→ **PROBLEM REQUIREMENTS**: Your task is to copy the stretch of lines in the records below that begins with the line containing "10.36 | 5.62 |" and ends with the line containing "6900 | 513900 |", exactly as written, with nothing added.

→ **TASK INPUT**:
= = =
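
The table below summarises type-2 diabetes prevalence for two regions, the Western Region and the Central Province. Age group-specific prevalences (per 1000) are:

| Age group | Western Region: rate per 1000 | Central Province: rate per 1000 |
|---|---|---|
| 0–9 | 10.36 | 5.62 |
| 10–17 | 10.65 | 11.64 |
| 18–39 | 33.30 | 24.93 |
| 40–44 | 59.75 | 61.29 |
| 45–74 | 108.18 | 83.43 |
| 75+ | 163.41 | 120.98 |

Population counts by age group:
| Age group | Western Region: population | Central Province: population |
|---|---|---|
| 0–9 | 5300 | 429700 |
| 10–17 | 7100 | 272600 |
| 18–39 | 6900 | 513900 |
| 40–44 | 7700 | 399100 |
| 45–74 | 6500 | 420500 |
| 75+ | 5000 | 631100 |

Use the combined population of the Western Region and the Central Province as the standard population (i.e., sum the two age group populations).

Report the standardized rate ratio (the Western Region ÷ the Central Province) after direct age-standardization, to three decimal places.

Combined standard total = 2705400; weights = 0.1608, 0.1034, 0.1925, 0.1504, 0.1578, 0.2351.
The Western Region: 0.1608×10.36 + 0.1034×10.65 + 0.1925×33.30 + 0.1504×59.75 + 0.1578×108.18 + 0.2351×163.41 = 73.6572 per 1000.
The Central Province: 0.1608×5.62 + 0.1034×11.64 + 0.1925×24.93 + 0.1504×61.29 + 0.1578×83.43 + 0.2351×120.98 = 57.7352 per 1000.
Ratio = 73.6572 ÷ 57.7352 = 1.27578.

1.276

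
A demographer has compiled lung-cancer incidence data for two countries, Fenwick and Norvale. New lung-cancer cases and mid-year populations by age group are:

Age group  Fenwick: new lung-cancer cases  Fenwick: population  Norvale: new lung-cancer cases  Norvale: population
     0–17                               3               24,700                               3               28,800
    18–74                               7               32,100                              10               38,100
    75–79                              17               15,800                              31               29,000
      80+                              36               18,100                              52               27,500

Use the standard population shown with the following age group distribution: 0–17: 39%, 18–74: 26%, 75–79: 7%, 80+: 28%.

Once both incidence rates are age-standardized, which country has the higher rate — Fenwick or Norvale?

Age-specific rates per 100,000 for Fenwick: 12.15, 21.81, 107.59, 198.90.
For Norvale: 10.42, 26.25, 106.90, 189.09.
Standard weights: 0.39, 0.26, 0.07, 0.28.
Fenwick: 0.3900×12.15 + 0.2600×21.81 + 0.0700×107.59 + 0.2800×198.90 = 73.6289 per 100,000.
Norvale: 0.3900×10.42 + 0.2600×26.25 + 0.0700×106.90 + 0.2800×189.09 = 71.3149 per 100,000.
The crude rates (69.46 vs 77.80) would put Norvale higher, but that reflects its age composition; once standardized to a common age structure, Fenwick has the higher underlying rate.

Fenwick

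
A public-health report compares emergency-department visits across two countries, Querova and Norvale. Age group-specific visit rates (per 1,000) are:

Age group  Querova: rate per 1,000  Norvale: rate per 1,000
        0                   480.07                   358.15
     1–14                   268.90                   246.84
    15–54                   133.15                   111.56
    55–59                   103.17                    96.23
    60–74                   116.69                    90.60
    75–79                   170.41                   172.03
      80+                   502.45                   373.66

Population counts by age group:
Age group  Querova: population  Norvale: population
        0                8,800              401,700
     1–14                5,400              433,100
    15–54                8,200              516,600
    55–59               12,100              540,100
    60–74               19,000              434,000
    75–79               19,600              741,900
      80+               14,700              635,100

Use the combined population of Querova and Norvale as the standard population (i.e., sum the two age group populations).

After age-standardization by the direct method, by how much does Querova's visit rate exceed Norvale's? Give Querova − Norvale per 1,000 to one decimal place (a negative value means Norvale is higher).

Combined standard total = 3,790,300; weights = 0.1083, 0.1157, 0.1385, 0.1457, 0.1195, 0.2009, 0.1714.
Querova: 0.1083×480.07 + 0.1157×268.90 + 0.1385×133.15 + 0.1457×103.17 + 0.1195×116.69 + 0.2009×170.41 + 0.1714×502.45 = 250.8901 per 1,000.
Norvale: 0.1083×358.15 + 0.1157×246.84 + 0.1385×111.56 + 0.1457×96.23 + 0.1195×90.60 + 0.2009×172.03 + 0.1714×373.66 = 206.2612 per 1,000.
Difference = 250.8901 − 206.2612 = 44.6289.

44.6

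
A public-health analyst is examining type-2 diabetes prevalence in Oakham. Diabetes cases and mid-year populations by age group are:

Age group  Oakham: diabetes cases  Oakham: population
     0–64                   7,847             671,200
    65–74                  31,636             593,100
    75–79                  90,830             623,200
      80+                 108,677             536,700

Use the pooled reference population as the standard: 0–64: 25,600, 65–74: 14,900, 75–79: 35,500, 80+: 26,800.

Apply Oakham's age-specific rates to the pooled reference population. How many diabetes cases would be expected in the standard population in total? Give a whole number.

Age-specific rates per 1,000 for Oakham: 11.691, 53.340, 145.748, 202.491.
Expected diabetes cases = Σ (standard pop × age-specific rate ÷ 1,000)
= 25,600×11.691/1,000 + 14,900×53.340/1,000 + 35,500×145.748/1,000 + 26,800×202.491/1,000
= 299.29 + 794.77 + 5174.05 + 5426.76 = 11694.86.

11695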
= = =
→ **OUTPUT FOR THIS TASK**:
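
| 0–9 | 10.36 | 5.62 |
| 10–17 | 10.65 | 11.64 |
| 18–39 | 33.30 | 24.93 |
| 40–44 | 59.75 | 61.29 |
| 45–74 | 108.18 | 83.43 |
| 75+ | 163.41 | 120.98 |

Population counts by age group:
| Age group | Western Region: population | Central Province: population |
|---|---|---|
| 0–9 | 5300 | 429700 |
| 10–17 | 7100 | 272600 |
| 18–39 | 6900 | 513900 |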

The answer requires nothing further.